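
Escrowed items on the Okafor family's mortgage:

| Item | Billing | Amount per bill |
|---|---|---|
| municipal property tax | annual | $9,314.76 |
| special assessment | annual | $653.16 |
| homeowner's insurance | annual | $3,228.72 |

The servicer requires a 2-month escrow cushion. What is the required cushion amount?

$2,199.44

Municipal property tax: $9,314.76 per year
Special assessment: $653.16 per year
Homeowner's insurance: $3,228.72 per year
Total annual escrow = $9,314.76 + $653.16 + $3,228.72 = $13,196.64
Per month = $13,196.64 ÷ 12 = $1,099.72
Cushion = 2 × $1,099.72 = $2,199.44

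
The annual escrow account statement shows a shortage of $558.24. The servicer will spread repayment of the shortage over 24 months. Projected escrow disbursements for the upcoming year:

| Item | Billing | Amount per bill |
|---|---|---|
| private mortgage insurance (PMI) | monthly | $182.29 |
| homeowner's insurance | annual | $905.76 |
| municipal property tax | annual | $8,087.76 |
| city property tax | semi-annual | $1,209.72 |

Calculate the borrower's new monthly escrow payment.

Private mortgage insurance (PMI) — $182.29 × 12 = $2,187.48 annually
Homeowner's insurance — $905.76 annually
Municipal property tax — $8,087.76 annually
City property tax — $1,209.72 × 2 = $2,419.44 annually
Yearly total = $2,187.48 + $905.76 + $8,087.76 + $2,419.44 = $13,600.44
Per month = $13,600.44 / 12 = $1,133.37
Monthly shortage recovery: $558.24 / 24 = $23.26
Adjusted monthly = $1,133.37 + $23.26 = $1,156.63

$1,156.63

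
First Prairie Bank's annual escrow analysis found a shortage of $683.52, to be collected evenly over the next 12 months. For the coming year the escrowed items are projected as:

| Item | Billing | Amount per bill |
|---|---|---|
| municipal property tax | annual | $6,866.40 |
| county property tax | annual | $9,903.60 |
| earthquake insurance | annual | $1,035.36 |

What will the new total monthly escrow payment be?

Municipal property tax = $6,866.40 per year
County property tax = $9,903.60 per year
Earthquake insurance = $1,035.36 per year
Yearly total = $17,805.36
Base monthly escrow = $17,805.36 ÷ 12 = $1,483.78
Shortage per month = $683.52 ÷ 12 = $56.96
New monthly escrow = $1,483.78 + $56.96 = $1,540.74

$1,540.74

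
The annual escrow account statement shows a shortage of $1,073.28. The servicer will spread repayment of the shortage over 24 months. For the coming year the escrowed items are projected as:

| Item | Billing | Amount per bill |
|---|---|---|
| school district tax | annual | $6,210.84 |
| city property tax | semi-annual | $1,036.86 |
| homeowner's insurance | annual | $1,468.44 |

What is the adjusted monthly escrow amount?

School district tax = $6,210.84 annually
City property tax = $1,036.86 × 2 = $2,073.72 annually
Homeowner's insurance = $1,468.44 annually
Combined annual = $9,753.00
Per month = $9,753.00 ÷ 12 = $812.75
Shortage per month = $1,073.28 / 24 = $44.72
Adjusted monthly = $812.75 + $44.72 = $857.47

$857.47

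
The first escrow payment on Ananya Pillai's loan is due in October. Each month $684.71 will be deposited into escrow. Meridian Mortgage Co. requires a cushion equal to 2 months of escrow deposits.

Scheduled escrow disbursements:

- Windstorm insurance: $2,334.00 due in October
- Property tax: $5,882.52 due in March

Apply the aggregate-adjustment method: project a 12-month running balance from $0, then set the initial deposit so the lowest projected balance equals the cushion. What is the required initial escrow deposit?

$5,477.68

Cushion = 2 × $684.71 = $1,369.42
Trial balance (start $0, +$684.71 each month, − disbursements):
  Oct: +$684.71 − $2,334.00 → -$1,649.29
  Nov: +$684.71 → -$964.58
  Dec: +$684.71 → -$279.87
  Jan: +$684.71 → $404.84
  Feb: +$684.71 → $1,089.55
  Mar: +$684.71 − $5,882.52 → -$4,108.26
  Apr: +$684.71 → -$3,423.55
  May: +$684.71 → -$2,738.84
  Jun: +$684.71 → -$2,054.13
  Jul: +$684.71 → -$1,369.42
  Aug: +$684.71 → -$684.71
  Sep: +$684.71 → $0.00
Lowest trial balance = -$4,108.26 (Mar)
Initial deposit = cushion − low point = $1,369.42 − (-$4,108.26) = $5,477.68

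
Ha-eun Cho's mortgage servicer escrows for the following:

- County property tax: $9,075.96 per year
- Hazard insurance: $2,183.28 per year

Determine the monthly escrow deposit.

$938.27

County property tax: $9,075.96 annually
Hazard insurance: $2,183.28 annually
Combined annual = $11,259.24
Monthly escrow = $11,259.24 / 12 = $938.27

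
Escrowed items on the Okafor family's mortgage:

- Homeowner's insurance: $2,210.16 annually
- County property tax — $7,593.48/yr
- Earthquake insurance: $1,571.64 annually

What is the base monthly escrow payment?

Homeowner's insurance — $2,210.16 per year
County property tax — $7,593.48 per year
Earthquake insurance — $1,571.64 per year
Combined annual = $2,210.16 + $7,593.48 + $1,571.64 = $11,375.28
Base monthly escrow = $11,375.28 ÷ 12 = $947.94

$947.94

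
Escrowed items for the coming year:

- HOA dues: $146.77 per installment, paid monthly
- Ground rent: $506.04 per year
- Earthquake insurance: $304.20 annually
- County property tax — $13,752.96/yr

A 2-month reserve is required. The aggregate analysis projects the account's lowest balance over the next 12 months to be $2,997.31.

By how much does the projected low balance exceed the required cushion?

HOA dues = $146.77 × 12 = $1,761.24/yr
Ground rent = $506.04/yr
Earthquake insurance = $304.20/yr
County property tax = $13,752.96/yr
Yearly total = $1,761.24 + $506.04 + $304.20 + $13,752.96 = $16,324.44
Monthly = $16,324.44 ÷ 12 = $1,360.37
Required reserve = 2 × $1,360.37 = $2,720.74
Excess over cushion: $2,997.31 − $2,720.74 = $276.57

$276.57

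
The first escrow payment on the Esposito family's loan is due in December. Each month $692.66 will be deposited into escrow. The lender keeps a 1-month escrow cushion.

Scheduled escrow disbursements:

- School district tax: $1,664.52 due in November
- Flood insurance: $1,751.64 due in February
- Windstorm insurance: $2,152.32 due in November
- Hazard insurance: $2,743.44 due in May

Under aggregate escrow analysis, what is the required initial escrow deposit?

$1,031.78

Cushion = 1 × $692.66 = $692.66
Trial balance (start $0, +$692.66 each month, − disbursements):
  Dec: +$692.66 → $692.66
  Jan: +$692.66 → $1,385.32
  Feb: +$692.66 − $1,751.64 → $326.34
  Mar: +$692.66 → $1,019.00
  Apr: +$692.66 → $1,711.66
  May: +$692.66 − $2,743.44 → -$339.12
  Jun: +$692.66 → $353.54
  Jul: +$692.66 → $1,046.20
  Aug: +$692.66 → $1,738.86
  Sep: +$692.66 → $2,431.52
  Oct: +$692.66 → $3,124.18
  Nov: +$692.66 − $3,816.84 → $0.00
Lowest trial balance = -$339.12 (May)
Initial deposit = cushion − low point = $692.66 − (-$339.12) = $1,031.78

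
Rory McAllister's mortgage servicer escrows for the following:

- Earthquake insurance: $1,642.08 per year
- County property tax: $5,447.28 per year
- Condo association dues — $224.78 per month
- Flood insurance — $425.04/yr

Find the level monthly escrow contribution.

Earthquake insurance: $1,642.08
County property tax: $5,447.28
Condo association dues: $224.78 × 12 = $2,697.36
Flood insurance: $425.04
Total annual escrow = $1,642.08 + $5,447.28 + $2,697.36 + $425.04 = $10,211.76
Monthly escrow = $10,211.76 ÷ 12 = $850.98

$850.98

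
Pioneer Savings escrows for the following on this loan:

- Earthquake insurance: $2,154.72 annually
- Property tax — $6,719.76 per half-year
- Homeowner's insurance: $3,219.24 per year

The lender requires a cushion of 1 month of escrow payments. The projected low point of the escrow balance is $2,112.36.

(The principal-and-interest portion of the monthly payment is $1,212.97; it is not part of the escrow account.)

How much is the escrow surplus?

$544.57

Earthquake insurance: $2,154.72/yr
Property tax: $6,719.76 × 2 = $13,439.52/yr
Homeowner's insurance: $3,219.24/yr
Total annual escrow = $2,154.72 + $13,439.52 + $3,219.24 = $18,813.48
Per month = $18,813.48 / 12 = $1,567.79
Required reserve = 1 × $1,567.79 = $1,567.79
Surplus = $2,112.36 − $1,567.79 = $544.57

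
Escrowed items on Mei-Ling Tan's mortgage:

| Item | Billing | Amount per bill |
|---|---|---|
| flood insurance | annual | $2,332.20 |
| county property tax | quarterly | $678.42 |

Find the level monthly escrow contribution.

Flood insurance — $2,332.20
County property tax — $678.42 × 4 = $2,713.68
Total per year = $5,045.88
Monthly escrow = $5,045.88 ÷ 12 = $420.49

$420.49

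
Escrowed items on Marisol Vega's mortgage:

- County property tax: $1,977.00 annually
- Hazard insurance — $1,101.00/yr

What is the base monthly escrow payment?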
────────────────────
> _ASSIGNMENT_
When the line with "annual | $653.16 |" is reached in the data above, start copying there, and copy each line exactly until the line with "annual | $1,035.36 |" has been copied; copy nothing else.

> _WRITTEN RESPONSE_
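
| special assessment | annual | $653.16 |
| homeowner's insurance | annual | $3,228.72 |

The servicer requires a 2-month escrow cushion. What is the required cushion amount?

$2,199.44

Municipal property tax: $9,314.76 per year
Special assessment: $653.16 per year
Homeowner's insurance: $3,228.72 per year
Total annual escrow = $9,314.76 + $653.16 + $3,228.72 = $13,196.64
Per month = $13,196.64 ÷ 12 = $1,099.72
Cushion = 2 × $1,099.72 = $2,199.44

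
The annual escrow account statement shows a shortage of $558.24. The servicer will spread repayment of the shortage over 24 months. Projected escrow disbursements for the upcoming year:

| Item | Billing | Amount per bill |
|---|---|---|
| private mortgage insurance (PMI) | monthly | $182.29 |
| homeowner's insurance | annual | $905.76 |
| municipal property tax | annual | $8,087.76 |
| city property tax | semi-annual | $1,209.72 |

Calculate the borrower's new monthly escrow payment.

Private mortgage insurance (PMI) — $182.29 × 12 = $2,187.48 annually
Homeowner's insurance — $905.76 annually
Municipal property tax — $8,087.76 annually
City property tax — $1,209.72 × 2 = $2,419.44 annually
Yearly total = $2,187.48 + $905.76 + $8,087.76 + $2,419.44 = $13,600.44
Per month = $13,600.44 / 12 = $1,133.37
Monthly shortage recovery: $558.24 / 24 = $23.26
Adjusted monthly = $1,133.37 + $23.26 = $1,156.63

$1,156.63

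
First Prairie Bank's annual escrow analysis found a shortage of $683.52, to be collected evenly over the next 12 months. For the coming year the escrowed items are projected as:

| Item | Billing | Amount per bill |
|---|---|---|
| municipal property tax | annual | $6,866.40 |
| county property tax | annual | $9,903.60 |
| earthquake insurance | annual | $1,035.36 |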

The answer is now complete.